## Task directions:
Lines from the beginning of the data below through the one containing "Zara (UTC−5, local" are to be printed exactly as they appear.

(Collected data entries)
= Beginning of Section =

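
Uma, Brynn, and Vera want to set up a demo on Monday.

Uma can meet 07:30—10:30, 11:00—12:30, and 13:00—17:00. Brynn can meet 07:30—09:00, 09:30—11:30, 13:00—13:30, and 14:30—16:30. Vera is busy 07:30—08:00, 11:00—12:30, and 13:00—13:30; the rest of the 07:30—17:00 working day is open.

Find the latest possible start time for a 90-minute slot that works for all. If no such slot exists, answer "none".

Vera free within 07:30–17:00: 08:00–11:00, 12:30–13:00, 13:30–17:00.
Uma ∩ Brynn: 07:30–09:00, 09:30–10:30, 11:00–11:30, 13:00–13:30, 14:30–16:30.
Uma ∩ Brynn ∩ Vera: 08:00–09:00, 09:30–10:30, 14:30–16:30.
Windows ≥ 90 min: 14:30–16:30.
Latest start in the last window 14:30–16:30 is 16:30 − 90 min = 15:00.

15:00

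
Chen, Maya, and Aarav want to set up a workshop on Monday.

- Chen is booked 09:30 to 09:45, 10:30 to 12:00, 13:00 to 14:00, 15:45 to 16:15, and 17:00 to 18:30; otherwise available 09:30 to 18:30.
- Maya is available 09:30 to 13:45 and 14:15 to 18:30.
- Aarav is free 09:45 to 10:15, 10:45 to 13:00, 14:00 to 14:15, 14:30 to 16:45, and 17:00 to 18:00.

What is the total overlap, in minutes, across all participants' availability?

Chen free within 09:30–18:30: 09:45–10:30, 12:00–13:00, 14:00–15:45, 16:15–17:00.
Chen ∩ Maya: 09:45–10:30, 12:00–13:00, 14:15–15:45, 16:15–17:00.
Chen ∩ Maya ∩ Aarav: 09:45–10:15, 12:00–13:00, 14:30–15:45, 16:15–16:45.
Total common minutes: 30 + 60 + 75 + 30 = 195.

195 minutes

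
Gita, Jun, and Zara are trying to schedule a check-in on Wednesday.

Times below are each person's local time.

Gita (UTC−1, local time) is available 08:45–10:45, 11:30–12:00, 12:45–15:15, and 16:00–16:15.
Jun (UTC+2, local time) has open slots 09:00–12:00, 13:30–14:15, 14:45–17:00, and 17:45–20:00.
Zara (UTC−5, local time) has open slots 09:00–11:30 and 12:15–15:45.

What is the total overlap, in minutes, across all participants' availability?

Gita → UTC: 09:45–11:45, 12:30–13:00, 13:45–16:15, 17:00–17:15.
Jun → UTC: 07:00–10:00, 11:30–12:15, 12:45–15:00, 15:45–18:00.
Zara → UTC: 14:00–16:30, 17:15–20:45.
Gita ∩ Jun: 09:45–10:00, 11:30–11:45, 12:45–13:00, 13:45–15:00, 15:45–16:15, 17:00–17:15.
Gita ∩ Jun ∩ Zara: 14:00–15:00, 15:45–16:15.
Total common minutes: 60 + 30 = 90.

90 minutes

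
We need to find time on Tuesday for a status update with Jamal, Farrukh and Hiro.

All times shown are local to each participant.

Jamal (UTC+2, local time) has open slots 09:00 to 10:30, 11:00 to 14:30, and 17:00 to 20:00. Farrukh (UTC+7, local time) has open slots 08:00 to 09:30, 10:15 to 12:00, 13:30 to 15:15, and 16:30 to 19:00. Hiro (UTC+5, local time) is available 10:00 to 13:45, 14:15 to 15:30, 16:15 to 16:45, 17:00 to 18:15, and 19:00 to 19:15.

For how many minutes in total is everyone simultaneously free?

Jamal → UTC: 07:00–08:30, 09:00–12:30, 15:00–18:00.
Farrukh → UTC: 01:00–02:30, 03:15–05:00, 06:30–08:15, 09:30–12:00.
Hiro → UTC: 05:00–08:45, 09:15–10:30, 11:15–11:45, 12:00–13:15, 14:00–14:15.
Jamal ∩ Farrukh: 07:00–08:15, 09:30–12:00.
Jamal ∩ Farrukh ∩ Hiro: 07:00–08:15, 09:30–10:30, 11:15–11:45.
Total common minutes: 75 + 60 + 30 = 165.

165 minutes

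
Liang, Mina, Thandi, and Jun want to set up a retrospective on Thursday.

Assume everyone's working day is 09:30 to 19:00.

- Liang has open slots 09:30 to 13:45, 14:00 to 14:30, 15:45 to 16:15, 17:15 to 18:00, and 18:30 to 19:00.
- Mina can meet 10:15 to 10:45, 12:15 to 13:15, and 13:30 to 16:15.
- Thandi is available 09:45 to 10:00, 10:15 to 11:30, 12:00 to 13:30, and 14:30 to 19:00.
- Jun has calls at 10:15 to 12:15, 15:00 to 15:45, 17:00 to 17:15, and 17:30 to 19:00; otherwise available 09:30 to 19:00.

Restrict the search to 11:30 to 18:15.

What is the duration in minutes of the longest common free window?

60 minutes

Jun free within 09:30–19:00: 09:30–10:15, 12:15–15:00, 15:45–17:00, 17:15–17:30.
Liang ∩ Mina: 10:15–10:45, 12:15–13:15, 13:30–13:45, 14:00–14:30, 15:45–16:15.
Liang ∩ Mina ∩ Thandi: 10:15–10:45, 12:15–13:15, 15:45–16:15.
Liang ∩ Mina ∩ Thandi ∩ Jun: 12:15–13:15, 15:45–16:15.
Restricted to 11:30–18:15: 12:15–13:15, 15:45–16:15.
Common window lengths: 60, 30 min; longest is 60.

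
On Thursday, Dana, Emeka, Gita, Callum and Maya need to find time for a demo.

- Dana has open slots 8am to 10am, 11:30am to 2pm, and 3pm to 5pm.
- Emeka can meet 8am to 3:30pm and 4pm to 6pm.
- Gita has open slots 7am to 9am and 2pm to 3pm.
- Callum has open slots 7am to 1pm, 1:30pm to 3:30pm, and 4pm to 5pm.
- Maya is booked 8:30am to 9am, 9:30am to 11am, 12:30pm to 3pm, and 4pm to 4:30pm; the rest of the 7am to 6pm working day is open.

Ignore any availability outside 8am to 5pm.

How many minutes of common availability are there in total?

30 minutes

Maya free within 07:00–18:00: 07:00–08:30, 09:00–09:30, 11:00–12:30, 15:00–16:00, 16:30–18:00.
Dana ∩ Emeka: 08:00–10:00, 11:30–14:00, 15:00–15:30, 16:00–17:00.
Dana ∩ Emeka ∩ Gita: 08:00–09:00.
Dana ∩ Emeka ∩ Gita ∩ Callum: 08:00–09:00.
Dana ∩ Emeka ∩ Gita ∩ Callum ∩ Maya: 08:00–08:30.
Restricted to 08:00–17:00: 08:00–08:30.
Total common minutes: 30.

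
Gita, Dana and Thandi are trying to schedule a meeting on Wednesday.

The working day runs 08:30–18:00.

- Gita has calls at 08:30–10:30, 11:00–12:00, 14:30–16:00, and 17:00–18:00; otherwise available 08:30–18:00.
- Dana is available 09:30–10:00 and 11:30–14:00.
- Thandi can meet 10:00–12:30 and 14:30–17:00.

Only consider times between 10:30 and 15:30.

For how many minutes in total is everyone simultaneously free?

Gita free within 08:30–18:00: 10:30–11:00, 12:00–14:30, 16:00–17:00.
Gita ∩ Dana: 12:00–14:00.
Gita ∩ Dana ∩ Thandi: 12:00–12:30.
Restricted to 10:30–15:30: 12:00–12:30.
Total common minutes: 30.

30 minutes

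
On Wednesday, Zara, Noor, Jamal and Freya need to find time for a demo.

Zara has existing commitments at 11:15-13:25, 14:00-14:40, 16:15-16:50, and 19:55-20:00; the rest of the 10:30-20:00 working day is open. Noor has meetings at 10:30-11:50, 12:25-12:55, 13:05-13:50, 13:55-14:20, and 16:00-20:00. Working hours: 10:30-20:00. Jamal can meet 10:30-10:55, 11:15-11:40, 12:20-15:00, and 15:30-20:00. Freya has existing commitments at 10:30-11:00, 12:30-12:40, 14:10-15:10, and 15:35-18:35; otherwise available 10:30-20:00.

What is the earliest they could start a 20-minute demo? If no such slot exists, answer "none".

none

Zara free within 10:30–20:00: 10:30–11:15, 13:25–14:00, 14:40–16:15, 16:50–19:55.
Noor free within 10:30–20:00: 11:50–12:25, 12:55–13:05, 13:50–13:55, 14:20–16:00.
Freya free within 10:30–20:00: 11:00–12:30, 12:40–14:10, 15:10–15:35, 18:35–20:00.
Zara ∩ Noor: 13:50–13:55, 14:40–16:00.
Zara ∩ Noor ∩ Jamal: 13:50–13:55, 14:40–15:00, 15:30–16:00.
Zara ∩ Noor ∩ Jamal ∩ Freya: 13:50–13:55, 15:30–15:35.
Windows ≥ 20 min: (none).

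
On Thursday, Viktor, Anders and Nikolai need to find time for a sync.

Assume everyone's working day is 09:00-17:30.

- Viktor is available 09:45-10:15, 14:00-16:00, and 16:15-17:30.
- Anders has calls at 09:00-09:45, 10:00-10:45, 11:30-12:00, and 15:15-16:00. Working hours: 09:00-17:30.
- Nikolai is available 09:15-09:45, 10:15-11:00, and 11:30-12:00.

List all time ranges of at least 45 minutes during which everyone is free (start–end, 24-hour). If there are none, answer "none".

Anders free within 09:00–17:30: 09:45–10:00, 10:45–11:30, 12:00–15:15, 16:00–17:30.
Viktor ∩ Anders: 09:45–10:00, 14:00–15:15, 16:15–17:30.
Viktor ∩ Anders ∩ Nikolai: (none).
Windows ≥ 45 min: (none).

none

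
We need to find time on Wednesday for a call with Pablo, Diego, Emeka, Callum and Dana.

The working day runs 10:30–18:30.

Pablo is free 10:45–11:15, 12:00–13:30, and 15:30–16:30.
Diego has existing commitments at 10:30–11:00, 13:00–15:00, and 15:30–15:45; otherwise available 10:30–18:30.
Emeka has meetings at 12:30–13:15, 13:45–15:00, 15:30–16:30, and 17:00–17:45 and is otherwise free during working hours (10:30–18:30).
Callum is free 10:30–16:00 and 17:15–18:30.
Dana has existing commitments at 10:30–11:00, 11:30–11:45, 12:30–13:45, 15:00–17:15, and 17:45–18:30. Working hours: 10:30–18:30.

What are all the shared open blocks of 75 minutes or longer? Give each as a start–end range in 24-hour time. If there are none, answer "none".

Diego free within 10:30–18:30: 11:00–13:00, 15:00–15:30, 15:45–18:30.
Emeka free within 10:30–18:30: 10:30–12:30, 13:15–13:45, 15:00–15:30, 16:30–17:00, 17:45–18:30.
Dana free within 10:30–18:30: 11:00–11:30, 11:45–12:30, 13:45–15:00, 17:15–17:45.
Pablo ∩ Diego: 11:00–11:15, 12:00–13:00, 15:45–16:30.
Pablo ∩ Diego ∩ Emeka: 11:00–11:15, 12:00–12:30.
Pablo ∩ Diego ∩ Emeka ∩ Callum: 11:00–11:15, 12:00–12:30.
Pablo ∩ Diego ∩ Emeka ∩ Callum ∩ Dana: 11:00–11:15, 12:00–12:30.
Windows ≥ 75 min: (none).

none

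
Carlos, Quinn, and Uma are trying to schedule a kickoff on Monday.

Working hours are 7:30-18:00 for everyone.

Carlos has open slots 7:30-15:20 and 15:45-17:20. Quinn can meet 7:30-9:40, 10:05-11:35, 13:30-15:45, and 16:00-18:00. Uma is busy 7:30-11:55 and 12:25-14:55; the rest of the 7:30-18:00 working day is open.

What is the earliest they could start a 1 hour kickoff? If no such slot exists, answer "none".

16:00

Uma free within 07:30–18:00: 11:55–12:25, 14:55–18:00.
Carlos ∩ Quinn: 07:30–09:40, 10:05–11:35, 13:30–15:20, 16:00–17:20.
Carlos ∩ Quinn ∩ Uma: 14:55–15:20, 16:00–17:20.
Windows ≥ 60 min: 16:00–17:20.
Earliest such window starts at 16:00.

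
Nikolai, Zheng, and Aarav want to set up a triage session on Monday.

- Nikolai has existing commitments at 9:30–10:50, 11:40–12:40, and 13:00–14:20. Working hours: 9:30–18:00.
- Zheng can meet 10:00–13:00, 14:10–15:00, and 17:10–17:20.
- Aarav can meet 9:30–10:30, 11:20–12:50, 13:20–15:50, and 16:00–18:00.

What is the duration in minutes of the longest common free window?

Nikolai free within 09:30–18:00: 10:50–11:40, 12:40–13:00, 14:20–18:00.
Nikolai ∩ Zheng: 10:50–11:40, 12:40–13:00, 14:20–15:00, 17:10–17:20.
Nikolai ∩ Zheng ∩ Aarav: 11:20–11:40, 12:40–12:50, 14:20–15:00, 17:10–17:20.
Common window lengths: 20, 10, 40, 10 min; longest is 40.

40 minutes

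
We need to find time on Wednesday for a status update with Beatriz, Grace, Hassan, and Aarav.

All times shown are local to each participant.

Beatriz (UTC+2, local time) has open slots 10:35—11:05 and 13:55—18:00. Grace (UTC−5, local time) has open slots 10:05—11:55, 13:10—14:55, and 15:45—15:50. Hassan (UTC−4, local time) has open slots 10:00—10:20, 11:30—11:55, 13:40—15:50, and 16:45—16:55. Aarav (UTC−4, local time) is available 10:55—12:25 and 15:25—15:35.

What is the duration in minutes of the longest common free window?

25 minutes

Beatriz → UTC: 08:35–09:05, 11:55–16:00.
Grace → UTC: 15:05–16:55, 18:10–19:55, 20:45–20:50.
Hassan → UTC: 14:00–14:20, 15:30–15:55, 17:40–19:50, 20:45–20:55.
Aarav → UTC: 14:55–16:25, 19:25–19:35.
Beatriz ∩ Grace: 15:05–16:00.
Beatriz ∩ Grace ∩ Hassan: 15:30–15:55.
Beatriz ∩ Grace ∩ Hassan ∩ Aarav: 15:30–15:55.
Single common window of 25 minutes.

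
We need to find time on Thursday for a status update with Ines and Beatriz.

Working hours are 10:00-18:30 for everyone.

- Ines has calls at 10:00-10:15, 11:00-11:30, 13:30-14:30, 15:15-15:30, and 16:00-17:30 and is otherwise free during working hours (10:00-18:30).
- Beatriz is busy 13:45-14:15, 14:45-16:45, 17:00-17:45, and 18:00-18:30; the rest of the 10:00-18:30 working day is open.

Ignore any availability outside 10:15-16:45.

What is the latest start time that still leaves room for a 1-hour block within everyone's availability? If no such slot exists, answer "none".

Ines free within 10:00–18:30: 10:15–11:00, 11:30–13:30, 14:30–15:15, 15:30–16:00, 17:30–18:30.
Beatriz free within 10:00–18:30: 10:00–13:45, 14:15–14:45, 16:45–17:00, 17:45–18:00.
Ines ∩ Beatriz: 10:15–11:00, 11:30–13:30, 14:30–14:45, 17:45–18:00.
Restricted to 10:15–16:45: 10:15–11:00, 11:30–13:30, 14:30–14:45.
Windows ≥ 60 min: 11:30–13:30.
Latest start in the last window 11:30–13:30 is 13:30 − 60 min = 12:30.

12:30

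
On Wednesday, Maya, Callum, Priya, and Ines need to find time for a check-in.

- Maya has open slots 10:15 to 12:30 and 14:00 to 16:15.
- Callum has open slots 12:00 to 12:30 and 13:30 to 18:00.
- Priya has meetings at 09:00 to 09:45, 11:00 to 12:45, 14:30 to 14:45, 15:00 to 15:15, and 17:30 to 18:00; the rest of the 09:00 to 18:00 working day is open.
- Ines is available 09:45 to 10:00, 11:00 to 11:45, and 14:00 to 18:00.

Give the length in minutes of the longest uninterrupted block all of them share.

Priya free within 09:00–18:00: 09:45–11:00, 12:45–14:30, 14:45–15:00, 15:15–17:30.
Maya ∩ Callum: 12:00–12:30, 14:00–16:15.
Maya ∩ Callum ∩ Priya: 14:00–14:30, 14:45–15:00, 15:15–16:15.
Maya ∩ Callum ∩ Priya ∩ Ines: 14:00–14:30, 14:45–15:00, 15:15–16:15.
Common window lengths: 30, 15, 60 min; longest is 60.

60 minutes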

= End of Section =

## Task response:
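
Uma, Brynn, and Vera want to set up a demo on Monday.

Uma can meet 07:30—10:30, 11:00—12:30, and 13:00—17:00. Brynn can meet 07:30—09:00, 09:30—11:30, 13:00—13:30, and 14:30—16:30. Vera is busy 07:30—08:00, 11:00—12:30, and 13:00—13:30; the rest of the 07:30—17:00 working day is open.

Find the latest possible start time for a 90-minute slot that works for all. If no such slot exists, answer "none".

Vera free within 07:30–17:00: 08:00–11:00, 12:30–13:00, 13:30–17:00.
Uma ∩ Brynn: 07:30–09:00, 09:30–10:30, 11:00–11:30, 13:00–13:30, 14:30–16:30.
Uma ∩ Brynn ∩ Vera: 08:00–09:00, 09:30–10:30, 14:30–16:30.
Windows ≥ 90 min: 14:30–16:30.
Latest start in the last window 14:30–16:30 is 16:30 − 90 min = 15:00.

15:00

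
Chen, Maya, and Aarav want to set up a workshop on Monday.

- Chen is booked 09:30 to 09:45, 10:30 to 12:00, 13:00 to 14:00, 15:45 to 16:15, and 17:00 to 18:30; otherwise available 09:30 to 18:30.
- Maya is available 09:30 to 13:45 and 14:15 to 18:30.
- Aarav is free 09:45 to 10:15, 10:45 to 13:00, 14:00 to 14:15, 14:30 to 16:45, and 17:00 to 18:00.

What is the total overlap, in minutes, across all participants' availability?

Chen free within 09:30–18:30: 09:45–10:30, 12:00–13:00, 14:00–15:45, 16:15–17:00.
Chen ∩ Maya: 09:45–10:30, 12:00–13:00, 14:15–15:45, 16:15–17:00.
Chen ∩ Maya ∩ Aarav: 09:45–10:15, 12:00–13:00, 14:30–15:45, 16:15–16:45.
Total common minutes: 30 + 60 + 75 + 30 = 195.

195 minutes

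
Gita, Jun, and Zara are trying to schedule a check-in on Wednesday.

Times below are each person's local time.

Gita (UTC−1, local time) is available 08:45–10:45, 11:30–12:00, 12:45–15:15, and 16:00–16:15.
Jun (UTC+2, local time) has open slots 09:00–12:00, 13:30–14:15, 14:45–17:00, and 17:45–20:00.
Zara (UTC−5, local time) has open slots 09:00–11:30 and 12:15–15:45.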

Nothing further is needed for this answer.